EXERCISE INSTRUCTIONS:
Copy out again, unchanged, the listing below from the line that has "Let Z(N, B)" through the line that has "Answer: -110897/494489732 ≈ -0.00022427".

AVAILABLE RECORDS:

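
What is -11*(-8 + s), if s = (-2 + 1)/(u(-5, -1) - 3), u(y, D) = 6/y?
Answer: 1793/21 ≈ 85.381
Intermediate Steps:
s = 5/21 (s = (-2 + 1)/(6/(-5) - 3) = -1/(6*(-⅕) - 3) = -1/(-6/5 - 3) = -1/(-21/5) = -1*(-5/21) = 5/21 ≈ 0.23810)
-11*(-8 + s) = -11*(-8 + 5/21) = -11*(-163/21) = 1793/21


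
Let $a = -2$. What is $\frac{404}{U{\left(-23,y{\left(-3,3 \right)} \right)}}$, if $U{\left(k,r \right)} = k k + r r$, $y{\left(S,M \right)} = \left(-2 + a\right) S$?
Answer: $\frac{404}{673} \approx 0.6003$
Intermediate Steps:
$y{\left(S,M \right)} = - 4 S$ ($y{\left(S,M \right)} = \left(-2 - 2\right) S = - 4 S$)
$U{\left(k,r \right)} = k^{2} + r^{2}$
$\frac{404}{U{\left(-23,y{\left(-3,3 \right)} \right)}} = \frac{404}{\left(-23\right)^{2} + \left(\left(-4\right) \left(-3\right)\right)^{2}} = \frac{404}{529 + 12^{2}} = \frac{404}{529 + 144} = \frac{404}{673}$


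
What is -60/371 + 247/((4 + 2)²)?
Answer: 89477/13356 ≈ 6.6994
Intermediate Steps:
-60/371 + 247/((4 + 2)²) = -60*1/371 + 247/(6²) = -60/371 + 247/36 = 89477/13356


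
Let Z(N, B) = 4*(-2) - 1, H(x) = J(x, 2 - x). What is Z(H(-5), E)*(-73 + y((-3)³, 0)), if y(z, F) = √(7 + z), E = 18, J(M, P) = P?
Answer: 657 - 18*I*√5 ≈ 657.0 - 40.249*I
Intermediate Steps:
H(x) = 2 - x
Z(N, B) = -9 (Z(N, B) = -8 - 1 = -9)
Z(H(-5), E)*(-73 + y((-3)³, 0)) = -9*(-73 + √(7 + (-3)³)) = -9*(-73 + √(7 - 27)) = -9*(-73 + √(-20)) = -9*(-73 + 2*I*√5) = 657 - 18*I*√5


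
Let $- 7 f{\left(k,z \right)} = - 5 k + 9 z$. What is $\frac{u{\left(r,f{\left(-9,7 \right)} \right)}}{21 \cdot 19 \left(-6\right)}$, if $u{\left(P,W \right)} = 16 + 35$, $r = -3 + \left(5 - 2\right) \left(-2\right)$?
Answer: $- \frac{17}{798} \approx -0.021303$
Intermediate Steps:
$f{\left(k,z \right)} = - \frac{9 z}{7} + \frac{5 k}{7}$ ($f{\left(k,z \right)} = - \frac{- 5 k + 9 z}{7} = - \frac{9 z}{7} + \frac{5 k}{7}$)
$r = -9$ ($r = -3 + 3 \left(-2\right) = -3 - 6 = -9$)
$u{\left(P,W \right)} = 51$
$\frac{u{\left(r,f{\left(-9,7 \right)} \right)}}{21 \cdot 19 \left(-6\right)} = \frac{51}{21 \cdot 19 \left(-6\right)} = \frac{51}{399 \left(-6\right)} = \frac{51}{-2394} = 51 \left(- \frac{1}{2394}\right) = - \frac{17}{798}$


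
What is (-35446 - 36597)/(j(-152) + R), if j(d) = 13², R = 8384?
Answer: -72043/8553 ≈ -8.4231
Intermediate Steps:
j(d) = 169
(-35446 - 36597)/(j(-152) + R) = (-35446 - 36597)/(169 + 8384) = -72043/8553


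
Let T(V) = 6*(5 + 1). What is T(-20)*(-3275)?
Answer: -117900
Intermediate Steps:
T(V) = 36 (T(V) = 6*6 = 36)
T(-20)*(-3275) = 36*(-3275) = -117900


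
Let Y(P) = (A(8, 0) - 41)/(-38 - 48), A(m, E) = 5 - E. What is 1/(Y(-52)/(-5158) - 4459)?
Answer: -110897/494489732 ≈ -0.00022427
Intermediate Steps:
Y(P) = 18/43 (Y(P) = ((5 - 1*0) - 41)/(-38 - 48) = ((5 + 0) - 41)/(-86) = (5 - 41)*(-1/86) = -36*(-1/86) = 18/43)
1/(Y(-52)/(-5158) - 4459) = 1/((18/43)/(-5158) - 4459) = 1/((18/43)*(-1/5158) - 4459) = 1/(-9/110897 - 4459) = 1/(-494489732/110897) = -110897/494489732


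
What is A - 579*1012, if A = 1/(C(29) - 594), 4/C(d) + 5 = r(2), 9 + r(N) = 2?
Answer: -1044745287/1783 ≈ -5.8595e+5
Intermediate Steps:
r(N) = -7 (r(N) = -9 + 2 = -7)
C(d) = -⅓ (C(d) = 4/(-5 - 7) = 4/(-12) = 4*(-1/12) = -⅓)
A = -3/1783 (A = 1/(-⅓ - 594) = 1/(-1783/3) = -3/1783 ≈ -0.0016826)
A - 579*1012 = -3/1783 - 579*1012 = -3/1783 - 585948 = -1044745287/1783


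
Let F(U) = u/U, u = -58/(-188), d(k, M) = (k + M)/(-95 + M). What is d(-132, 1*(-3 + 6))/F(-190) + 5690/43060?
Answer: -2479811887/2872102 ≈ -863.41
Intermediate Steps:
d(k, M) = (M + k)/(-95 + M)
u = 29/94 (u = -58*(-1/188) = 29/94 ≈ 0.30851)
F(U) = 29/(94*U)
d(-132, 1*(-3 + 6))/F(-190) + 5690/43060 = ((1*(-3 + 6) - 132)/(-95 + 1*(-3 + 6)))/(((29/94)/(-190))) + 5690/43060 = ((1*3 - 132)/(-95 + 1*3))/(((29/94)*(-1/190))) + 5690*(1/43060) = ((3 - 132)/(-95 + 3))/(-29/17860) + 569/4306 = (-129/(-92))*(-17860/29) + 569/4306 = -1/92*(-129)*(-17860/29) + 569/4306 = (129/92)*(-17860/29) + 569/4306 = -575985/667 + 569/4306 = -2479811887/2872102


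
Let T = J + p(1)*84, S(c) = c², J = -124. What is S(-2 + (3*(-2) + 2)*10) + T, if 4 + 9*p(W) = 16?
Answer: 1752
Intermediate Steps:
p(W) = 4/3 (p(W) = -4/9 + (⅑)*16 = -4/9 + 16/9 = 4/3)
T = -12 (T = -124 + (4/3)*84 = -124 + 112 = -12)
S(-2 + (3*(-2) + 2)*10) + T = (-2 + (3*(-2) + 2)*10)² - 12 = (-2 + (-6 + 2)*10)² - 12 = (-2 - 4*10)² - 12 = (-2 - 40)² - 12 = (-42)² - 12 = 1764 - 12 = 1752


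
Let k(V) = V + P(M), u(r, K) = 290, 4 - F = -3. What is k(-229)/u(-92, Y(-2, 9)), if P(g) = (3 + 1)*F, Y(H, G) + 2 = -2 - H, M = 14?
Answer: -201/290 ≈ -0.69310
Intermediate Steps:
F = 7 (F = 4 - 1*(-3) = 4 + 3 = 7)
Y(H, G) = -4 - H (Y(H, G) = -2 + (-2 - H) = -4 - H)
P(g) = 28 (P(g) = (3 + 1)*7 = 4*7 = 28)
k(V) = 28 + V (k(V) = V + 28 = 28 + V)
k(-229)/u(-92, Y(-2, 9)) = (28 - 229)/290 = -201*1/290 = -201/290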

TASK SOLUTION:
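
Let Z(N, B) = 4*(-2) - 1, H(x) = J(x, 2 - x). What is Z(H(-5), E)*(-73 + y((-3)³, 0)), if y(z, F) = √(7 + z), E = 18, J(M, P) = P?
Answer: 657 - 18*I*√5 ≈ 657.0 - 40.249*I
Intermediate Steps:
H(x) = 2 - x
Z(N, B) = -9 (Z(N, B) = -8 - 1 = -9)
Z(H(-5), E)*(-73 + y((-3)³, 0)) = -9*(-73 + √(7 + (-3)³)) = -9*(-73 + √(7 - 27)) = -9*(-73 + √(-20)) = -9*(-73 + 2*I*√5) = 657 - 18*I*√5


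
Let $- 7 f{\left(k,z \right)} = - 5 k + 9 z$. What is $\frac{u{\left(r,f{\left(-9,7 \right)} \right)}}{21 \cdot 19 \left(-6\right)}$, if $u{\left(P,W \right)} = 16 + 35$, $r = -3 + \left(5 - 2\right) \left(-2\right)$?
Answer: $- \frac{17}{798} \approx -0.021303$
Intermediate Steps:
$f{\left(k,z \right)} = - \frac{9 z}{7} + \frac{5 k}{7}$ ($f{\left(k,z \right)} = - \frac{- 5 k + 9 z}{7} = - \frac{9 z}{7} + \frac{5 k}{7}$)
$r = -9$ ($r = -3 + 3 \left(-2\right) = -3 - 6 = -9$)
$u{\left(P,W \right)} = 51$
$\frac{u{\left(r,f{\left(-9,7 \right)} \right)}}{21 \cdot 19 \left(-6\right)} = \frac{51}{21 \cdot 19 \left(-6\right)} = \frac{51}{399 \left(-6\right)} = \frac{51}{-2394} = 51 \left(- \frac{1}{2394}\right) = - \frac{17}{798}$


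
What is (-35446 - 36597)/(j(-152) + R), if j(d) = 13², R = 8384?
Answer: -72043/8553 ≈ -8.4231
Intermediate Steps:
j(d) = 169
(-35446 - 36597)/(j(-152) + R) = (-35446 - 36597)/(169 + 8384) = -72043/8553


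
Let T(V) = 6*(5 + 1). What is T(-20)*(-3275)?
Answer: -117900
Intermediate Steps:
T(V) = 36 (T(V) = 6*6 = 36)
T(-20)*(-3275) = 36*(-3275) = -117900


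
Let Y(P) = (A(8, 0) - 41)/(-38 - 48), A(m, E) = 5 - E. What is 1/(Y(-52)/(-5158) - 4459)?
Answer: -110897/494489732 ≈ -0.00022427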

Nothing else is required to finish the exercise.